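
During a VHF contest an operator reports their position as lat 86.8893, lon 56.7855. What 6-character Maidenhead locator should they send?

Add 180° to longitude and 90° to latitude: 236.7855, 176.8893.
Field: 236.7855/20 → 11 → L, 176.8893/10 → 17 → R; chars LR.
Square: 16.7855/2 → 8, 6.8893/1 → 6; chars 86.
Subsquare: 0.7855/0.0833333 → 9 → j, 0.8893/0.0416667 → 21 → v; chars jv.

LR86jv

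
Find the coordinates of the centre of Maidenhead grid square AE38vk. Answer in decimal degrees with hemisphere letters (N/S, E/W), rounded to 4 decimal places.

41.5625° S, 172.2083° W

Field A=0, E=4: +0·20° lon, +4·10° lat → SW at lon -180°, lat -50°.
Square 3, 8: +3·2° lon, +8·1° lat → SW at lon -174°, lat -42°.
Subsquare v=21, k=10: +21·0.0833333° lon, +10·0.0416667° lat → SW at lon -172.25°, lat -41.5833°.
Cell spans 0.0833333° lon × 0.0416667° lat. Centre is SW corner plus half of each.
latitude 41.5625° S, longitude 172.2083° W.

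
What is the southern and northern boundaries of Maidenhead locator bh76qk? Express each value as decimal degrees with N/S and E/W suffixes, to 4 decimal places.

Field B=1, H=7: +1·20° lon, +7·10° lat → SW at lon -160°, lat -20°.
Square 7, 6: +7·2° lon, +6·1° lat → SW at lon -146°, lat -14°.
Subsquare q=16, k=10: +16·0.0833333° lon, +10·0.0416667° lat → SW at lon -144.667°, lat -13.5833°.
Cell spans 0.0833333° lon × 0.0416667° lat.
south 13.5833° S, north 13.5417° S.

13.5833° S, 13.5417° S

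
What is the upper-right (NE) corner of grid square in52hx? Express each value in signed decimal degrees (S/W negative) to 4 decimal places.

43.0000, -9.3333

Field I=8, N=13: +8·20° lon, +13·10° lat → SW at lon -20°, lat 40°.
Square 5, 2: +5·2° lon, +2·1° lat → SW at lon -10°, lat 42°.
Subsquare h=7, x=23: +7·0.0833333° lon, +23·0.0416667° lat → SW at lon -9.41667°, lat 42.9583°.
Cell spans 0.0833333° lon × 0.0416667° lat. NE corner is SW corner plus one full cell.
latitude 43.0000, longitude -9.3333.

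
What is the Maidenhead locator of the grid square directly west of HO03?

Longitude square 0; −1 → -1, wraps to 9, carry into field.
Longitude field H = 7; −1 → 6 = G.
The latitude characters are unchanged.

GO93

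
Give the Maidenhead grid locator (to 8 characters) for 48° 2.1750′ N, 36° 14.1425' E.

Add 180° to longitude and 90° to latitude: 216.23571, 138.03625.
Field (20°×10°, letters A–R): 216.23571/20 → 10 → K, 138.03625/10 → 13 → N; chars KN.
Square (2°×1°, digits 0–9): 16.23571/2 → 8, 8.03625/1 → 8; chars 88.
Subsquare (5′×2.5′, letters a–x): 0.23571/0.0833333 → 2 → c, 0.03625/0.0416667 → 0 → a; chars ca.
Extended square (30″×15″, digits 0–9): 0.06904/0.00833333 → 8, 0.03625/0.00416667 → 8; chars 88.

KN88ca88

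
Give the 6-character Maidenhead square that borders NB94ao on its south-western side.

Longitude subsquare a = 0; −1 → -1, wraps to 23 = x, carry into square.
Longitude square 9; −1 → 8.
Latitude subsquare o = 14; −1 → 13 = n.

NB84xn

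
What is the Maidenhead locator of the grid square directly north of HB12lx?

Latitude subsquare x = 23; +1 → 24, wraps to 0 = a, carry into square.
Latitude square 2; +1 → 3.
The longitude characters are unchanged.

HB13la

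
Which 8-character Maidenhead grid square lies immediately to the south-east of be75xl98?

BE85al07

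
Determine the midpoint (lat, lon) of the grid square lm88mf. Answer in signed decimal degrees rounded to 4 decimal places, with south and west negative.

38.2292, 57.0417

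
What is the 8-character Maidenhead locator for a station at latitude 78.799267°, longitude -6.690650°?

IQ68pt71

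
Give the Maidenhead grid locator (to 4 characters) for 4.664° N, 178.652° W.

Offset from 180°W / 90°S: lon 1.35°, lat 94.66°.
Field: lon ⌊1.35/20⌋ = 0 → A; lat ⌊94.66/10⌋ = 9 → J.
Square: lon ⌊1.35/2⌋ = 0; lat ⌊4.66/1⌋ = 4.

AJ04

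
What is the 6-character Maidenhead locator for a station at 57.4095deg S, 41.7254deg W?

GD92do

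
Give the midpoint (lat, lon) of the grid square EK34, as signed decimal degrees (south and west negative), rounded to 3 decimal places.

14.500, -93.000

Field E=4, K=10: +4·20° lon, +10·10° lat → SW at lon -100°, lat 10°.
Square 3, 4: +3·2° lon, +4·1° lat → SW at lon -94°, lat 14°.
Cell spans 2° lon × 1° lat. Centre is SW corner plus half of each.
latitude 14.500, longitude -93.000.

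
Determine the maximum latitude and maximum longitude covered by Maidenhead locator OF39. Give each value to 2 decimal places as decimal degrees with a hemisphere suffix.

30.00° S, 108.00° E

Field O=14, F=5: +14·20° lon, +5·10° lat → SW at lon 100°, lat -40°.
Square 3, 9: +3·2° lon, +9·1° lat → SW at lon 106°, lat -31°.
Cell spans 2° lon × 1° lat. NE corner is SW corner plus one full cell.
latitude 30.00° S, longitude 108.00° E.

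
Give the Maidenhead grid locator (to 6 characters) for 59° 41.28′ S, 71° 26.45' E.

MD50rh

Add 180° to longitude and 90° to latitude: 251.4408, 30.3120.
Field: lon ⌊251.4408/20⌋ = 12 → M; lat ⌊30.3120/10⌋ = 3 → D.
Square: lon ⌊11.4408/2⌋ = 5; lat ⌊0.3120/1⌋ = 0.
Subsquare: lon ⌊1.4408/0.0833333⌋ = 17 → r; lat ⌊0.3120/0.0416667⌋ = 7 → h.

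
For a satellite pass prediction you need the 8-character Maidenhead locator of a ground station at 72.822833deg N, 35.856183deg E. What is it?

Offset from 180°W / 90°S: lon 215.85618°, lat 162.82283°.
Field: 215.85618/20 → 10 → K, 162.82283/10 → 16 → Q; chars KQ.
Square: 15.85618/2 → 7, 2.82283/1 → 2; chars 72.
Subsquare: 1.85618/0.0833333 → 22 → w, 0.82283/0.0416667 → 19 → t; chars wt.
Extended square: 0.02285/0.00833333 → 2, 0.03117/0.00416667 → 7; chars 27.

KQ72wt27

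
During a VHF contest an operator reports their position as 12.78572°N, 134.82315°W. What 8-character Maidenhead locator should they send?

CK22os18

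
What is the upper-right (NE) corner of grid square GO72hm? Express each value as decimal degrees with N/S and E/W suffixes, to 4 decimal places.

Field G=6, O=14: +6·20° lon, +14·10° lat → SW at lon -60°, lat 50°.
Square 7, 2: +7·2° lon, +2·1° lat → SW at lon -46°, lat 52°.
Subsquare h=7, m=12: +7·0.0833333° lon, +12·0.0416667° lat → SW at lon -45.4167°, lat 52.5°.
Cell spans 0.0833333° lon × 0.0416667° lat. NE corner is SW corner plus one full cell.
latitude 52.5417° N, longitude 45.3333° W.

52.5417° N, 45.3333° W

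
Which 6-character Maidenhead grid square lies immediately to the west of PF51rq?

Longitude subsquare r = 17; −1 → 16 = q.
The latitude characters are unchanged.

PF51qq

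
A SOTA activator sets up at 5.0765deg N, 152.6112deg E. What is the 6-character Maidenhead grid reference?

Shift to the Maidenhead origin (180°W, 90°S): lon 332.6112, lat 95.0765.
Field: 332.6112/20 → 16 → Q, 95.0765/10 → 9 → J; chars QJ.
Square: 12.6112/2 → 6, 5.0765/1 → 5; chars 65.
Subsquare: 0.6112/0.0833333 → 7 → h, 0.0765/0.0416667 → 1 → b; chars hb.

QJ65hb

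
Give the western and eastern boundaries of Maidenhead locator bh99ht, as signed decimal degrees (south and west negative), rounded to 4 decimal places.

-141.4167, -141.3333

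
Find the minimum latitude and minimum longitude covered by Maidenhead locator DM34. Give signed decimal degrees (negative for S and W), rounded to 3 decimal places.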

• _The problem_: The lines from the one holding "Give the western" to the end of the entries are to be repeated exactly, with both ends included and nothing else.

• _Your solution_:
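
Give the western and eastern boundaries of Maidenhead locator bh99ht, as signed decimal degrees (south and west negative), rounded to 4 decimal places.

-141.4167, -141.3333

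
Find the minimum latitude and minimum longitude covered by Maidenhead locator DM34. Give signed decimal degrees (negative for S and W), rounded to 3 decimal places.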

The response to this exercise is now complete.